Saved data entries:
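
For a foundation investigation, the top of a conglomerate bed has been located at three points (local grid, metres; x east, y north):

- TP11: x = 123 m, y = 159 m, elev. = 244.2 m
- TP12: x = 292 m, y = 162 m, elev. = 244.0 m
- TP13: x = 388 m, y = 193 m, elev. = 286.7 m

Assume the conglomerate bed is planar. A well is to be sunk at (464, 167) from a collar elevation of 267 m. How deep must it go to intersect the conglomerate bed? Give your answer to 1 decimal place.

20.4 m

Let the plane be z = a·x + b·y + c.
TP12−TP11: 169a + 3b = −0.2;  TP13−TP11: 265a + 34b = 42.5.
Solving gives a = −0.02713, b = 1.46142.
Then c = 244.2 − a·123 − b·159 = 15.17.
At (464, 167): z_contact = −12.59 + 244.06 + 15.17 = 246.64 m.
Depth below ground = 267 − 246.64 = 20.4 m.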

== Required work ==
Please write out all the data above, exactly as it reads.

== Solution to this task ==
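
For a foundation investigation, the top of a conglomerate bed has been located at three points (local grid, metres; x east, y north):

- TP11: x = 123 m, y = 159 m, elev. = 244.2 m
- TP12: x = 292 m, y = 162 m, elev. = 244.0 m
- TP13: x = 388 m, y = 193 m, elev. = 286.7 m

Assume the conglomerate bed is planar. A well is to be sunk at (464, 167) from a collar elevation of 267 m. How deep must it go to intersect the conglomerate bed? Give your answer to 1 decimal place.

20.4 m

Let the plane be z = a·x + b·y + c.
TP12−TP11: 169a + 3b = −0.2;  TP13−TP11: 265a + 34b = 42.5.
Solving gives a = −0.02713, b = 1.46142.
Then c = 244.2 − a·123 − b·159 = 15.17.
At (464, 167): z_contact = −12.59 + 244.06 + 15.17 = 246.64 m.
Depth below ground = 267 − 246.64 = 20.4 m.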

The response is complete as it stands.